TO DO → Of the lines below, reproduce exactly those from the line containing "Two lines through" to the end, including both the first and the last.

Segment Start: WORKING DATA

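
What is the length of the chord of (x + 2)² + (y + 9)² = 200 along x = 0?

28

Centre (−2, −9), r² = 200. Perpendicular distance d from centre to line = |−2| / √1 = 2.
Chord = 2√(r² − d²) = 2·√(196) = 28.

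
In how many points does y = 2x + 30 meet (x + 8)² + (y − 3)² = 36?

2

d² = (2·(−8) − 1·3 − (−30))²/5 = 121/5; r² = 36.
Since d² < r², the line cuts the circle twice.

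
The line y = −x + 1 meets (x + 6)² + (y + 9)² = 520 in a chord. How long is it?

Centre (−6, −9), r² = 520. Perpendicular distance d from centre to line = |−16| / √2 = 16/√2.
Half the chord is √(r² − d²) = √(392), so the full chord is 28√2.

28√2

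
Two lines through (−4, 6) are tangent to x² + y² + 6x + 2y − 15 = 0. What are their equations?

3x + 4y = 12 and 4x − 3y = −34

A line y − (6) = m(x − (−4)) is tangent when its distance from (−3, −1) is 5:
[m·(1) − (−7)]² = 25(m² + 1)
12m² − 7m − 12 = 0, so m = −3/4 or m = 4/3.
Through (−4, 6) these give 3x + 4y = 12 and 4x − 3y = −34.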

Segment End: WORKING DATA

REPLY →
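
Two lines through (−4, 6) are tangent to x² + y² + 6x + 2y − 15 = 0. What are their equations?

3x + 4y = 12 and 4x − 3y = −34

A line y − (6) = m(x − (−4)) is tangent when its distance from (−3, −1) is 5:
[m·(1) − (−7)]² = 25(m² + 1)
12m² − 7m − 12 = 0, so m = −3/4 or m = 4/3.
Through (−4, 6) these give 3x + 4y = 12 and 4x − 3y = −34.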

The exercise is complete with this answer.